◆ PROBLEM
With the material below, print exactly the lines between the line holding "A database table" and the line holding "ExpiryDate -> Weight", inclusive. Add nothing else.

BEGIN MATERIAL PROVIDED

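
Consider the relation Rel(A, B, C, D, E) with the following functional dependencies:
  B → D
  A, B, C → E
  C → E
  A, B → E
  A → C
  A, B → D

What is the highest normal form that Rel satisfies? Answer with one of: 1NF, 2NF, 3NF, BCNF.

1NF

Candidate key: {A, B}. Prime attributes: {A, B}.
B → D breaks BCNF: {B}⁺ = {B, D}, so {B} is not a superkey.
B → D determines the non-prime attribute {D} from a non-superkey — 3NF is violated.
The proper key subset {A} of {A, B} determines non-prime {C, E}, so the relation is not even in 2NF.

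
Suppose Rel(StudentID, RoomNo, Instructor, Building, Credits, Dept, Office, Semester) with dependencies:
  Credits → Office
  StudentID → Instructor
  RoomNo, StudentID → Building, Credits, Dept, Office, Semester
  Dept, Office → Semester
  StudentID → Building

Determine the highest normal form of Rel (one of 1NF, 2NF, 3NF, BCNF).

Candidate key: {RoomNo, StudentID}. Prime attributes: {RoomNo, StudentID}.
Credits → Office breaks BCNF: {Credits}⁺ = {Credits, Office}, so {Credits} is not a superkey.
Because {Office} is non-prime and the left side of Credits → Office is not a superkey, the relation is not in 3NF.
The proper key subset {StudentID} of {RoomNo, StudentID} determines non-prime {Building, Instructor}, so the relation is not even in 2NF.

1NF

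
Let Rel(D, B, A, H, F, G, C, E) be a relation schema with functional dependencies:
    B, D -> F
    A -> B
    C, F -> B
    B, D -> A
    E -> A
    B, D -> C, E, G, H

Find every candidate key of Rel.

Attributes never on any right-hand side: {D} — every candidate key must contain it.
{A, D}⁺ = {A, B, C, D, E, F, G, H}, which is every attribute, so {A, D} is a candidate key.
{B, D}⁺ = {A, B, C, D, E, F, G, H}, which is every attribute, so {B, D} is a candidate key.
{D, E}⁺ = {A, B, C, D, E, F, G, H}, which is every attribute, so {D, E} is a candidate key.
{C, D, F}⁺ = {A, B, C, D, E, F, G, H}, which is every attribute, so {C, D, F} is a candidate key.
These are minimal and exhaustive — every other superkey contains one of them.

{A, D}, {B, D}, {C, D, F}, {D, E}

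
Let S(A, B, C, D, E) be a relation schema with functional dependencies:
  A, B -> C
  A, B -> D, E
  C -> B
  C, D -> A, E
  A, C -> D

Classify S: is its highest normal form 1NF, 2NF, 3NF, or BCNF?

Candidate keys: {A, B}, {A, C}, {C, D}. Prime attributes: {A, B, C, D}.
C -> B: {C}⁺ = {B, C}, which is not all of the attributes, so the left side is not a superkey — BCNF is violated.
Since {B} ⊆ prime attributes and every other non-superkey FD also has a prime right side, the schema is in 3NF.

3NF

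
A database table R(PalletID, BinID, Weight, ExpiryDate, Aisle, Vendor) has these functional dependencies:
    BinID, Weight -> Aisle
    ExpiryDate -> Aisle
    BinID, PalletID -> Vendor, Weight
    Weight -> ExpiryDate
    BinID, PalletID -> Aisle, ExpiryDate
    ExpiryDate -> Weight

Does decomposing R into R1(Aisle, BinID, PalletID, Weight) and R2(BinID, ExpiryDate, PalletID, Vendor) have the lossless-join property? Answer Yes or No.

Yes

R1 ∩ R2 = {BinID, PalletID}; its closure under F is {Aisle, BinID, ExpiryDate, PalletID, Vendor, Weight}.
This includes all of R1, so the common attributes are a superkey of R1 — the join is lossless.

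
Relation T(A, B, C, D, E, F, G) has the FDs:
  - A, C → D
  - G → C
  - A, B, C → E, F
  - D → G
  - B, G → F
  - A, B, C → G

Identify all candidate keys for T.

{A, B, C}, {A, B, D}, {A, B, G}

No FD produces {A, B}, so they must be in every candidate key.
Closure of {A, B, C} is {A, B, C, D, E, F, G}, the whole schema; {A, B, C} is a candidate key.
Closure of {A, B, D} is {A, B, C, D, E, F, G}, the whole schema; {A, B, D} is a candidate key.
Closure of {A, B, G} is {A, B, C, D, E, F, G}, the whole schema; {A, B, G} is a candidate key.
These are minimal and exhaustive — every other superkey contains one of them.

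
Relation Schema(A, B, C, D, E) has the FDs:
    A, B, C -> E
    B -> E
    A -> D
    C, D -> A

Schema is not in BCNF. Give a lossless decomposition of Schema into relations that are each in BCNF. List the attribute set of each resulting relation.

Candidate keys of the original relation: {A, B, C}, {B, C, D}.
{A, B, C, D, E}: {B} determines {B, E} here but is not a superkey — split on B -> E, giving {B, E} and {A, B, C, D}.
{B, E} is in BCNF.
{A, B, C, D}: {A} determines {A, D} here but is not a superkey — split on A -> D, giving {A, D} and {A, B, C}.
{A, D} is in BCNF.
{A, B, C} is in BCNF.

{A, B, C}; {A, D}; {B, E}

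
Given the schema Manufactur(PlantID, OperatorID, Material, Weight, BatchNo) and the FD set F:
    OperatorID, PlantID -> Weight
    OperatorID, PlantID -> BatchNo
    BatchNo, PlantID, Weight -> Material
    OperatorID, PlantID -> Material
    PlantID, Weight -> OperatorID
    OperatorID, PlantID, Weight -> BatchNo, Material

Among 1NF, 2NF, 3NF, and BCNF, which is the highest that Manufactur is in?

BCNF

Candidate keys: {OperatorID, PlantID}, {PlantID, Weight}. Prime attributes: {OperatorID, PlantID, Weight}.
Each dependency's left side is a superkey — BCNF holds.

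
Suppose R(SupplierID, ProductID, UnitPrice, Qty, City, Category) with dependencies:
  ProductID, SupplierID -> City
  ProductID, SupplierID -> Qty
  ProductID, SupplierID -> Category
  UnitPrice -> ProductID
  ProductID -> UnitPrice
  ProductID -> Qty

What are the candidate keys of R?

{SupplierID} never appears on the right of any FD, so every key must include it.
{ProductID, SupplierID}⁺ = {Category, City, ProductID, Qty, SupplierID, UnitPrice} — all of the relation — so {ProductID, SupplierID} is a candidate key.
{SupplierID, UnitPrice}⁺ = {Category, City, ProductID, Qty, SupplierID, UnitPrice} — all of the relation — so {SupplierID, UnitPrice} is a candidate key.
No proper subset of any of these is a key, and no other minimal superkey exists.

{ProductID, SupplierID}, {SupplierID, UnitPrice}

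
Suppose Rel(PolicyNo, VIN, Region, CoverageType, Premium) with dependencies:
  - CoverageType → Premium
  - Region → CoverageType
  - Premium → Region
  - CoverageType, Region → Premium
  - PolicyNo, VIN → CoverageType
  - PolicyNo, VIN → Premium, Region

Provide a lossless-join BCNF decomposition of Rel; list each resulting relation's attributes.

{CoverageType, PolicyNo, VIN}; {CoverageType, Premium, Region}

Candidate key of the original relation: {PolicyNo, VIN}.
Within {CoverageType, PolicyNo, Premium, Region, VIN}: {CoverageType}⁺ ∩ {CoverageType, PolicyNo, Premium, Region, VIN} = {CoverageType, Premium, Region}, not the whole set, so CoverageType → Premium, Region violates BCNF; decompose into {CoverageType, Premium, Region} and {CoverageType, PolicyNo, VIN}.
{CoverageType, Premium, Region}: every determinant is a superkey — BCNF.
{CoverageType, PolicyNo, VIN}: every determinant is a superkey — BCNF.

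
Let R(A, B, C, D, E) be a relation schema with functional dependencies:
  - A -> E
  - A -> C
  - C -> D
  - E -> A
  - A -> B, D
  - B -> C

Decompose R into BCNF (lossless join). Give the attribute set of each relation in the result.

{A, B, E}; {B, C}; {C, D}

Candidate keys of the original relation: {A}, {E}.
In {A, B, C, D, E}, {C} is not a superkey ({C}⁺ restricted to this set is {C, D}), so split on C -> D into {C, D} and {A, B, C, E}.
{C, D}: every determinant is a superkey — BCNF.
In {A, B, C, E}, {B} is not a superkey ({B}⁺ restricted to this set is {B, C}), so split on B -> C into {B, C} and {A, B, E}.
{B, C}: every determinant is a superkey — BCNF.
{A, B, E}: every determinant is a superkey — BCNF.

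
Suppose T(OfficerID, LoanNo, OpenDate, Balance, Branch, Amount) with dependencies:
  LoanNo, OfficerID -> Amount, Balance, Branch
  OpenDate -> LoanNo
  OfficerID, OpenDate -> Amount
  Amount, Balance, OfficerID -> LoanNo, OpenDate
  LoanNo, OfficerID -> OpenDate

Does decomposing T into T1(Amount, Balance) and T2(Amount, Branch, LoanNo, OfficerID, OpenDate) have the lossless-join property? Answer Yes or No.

No

T1 ∩ T2 = {Amount}; its closure under F is {Amount}.
Neither T1 nor T2 is contained in that closure, so the decomposition is lossy.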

END MATERIAL PROVIDED

◆ ANSWER FOR THE TASK
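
A database table R(PalletID, BinID, Weight, ExpiryDate, Aisle, Vendor) has these functional dependencies:
    BinID, Weight -> Aisle
    ExpiryDate -> Aisle
    BinID, PalletID -> Vendor, Weight
    Weight -> ExpiryDate
    BinID, PalletID -> Aisle, ExpiryDate
    ExpiryDate -> Weight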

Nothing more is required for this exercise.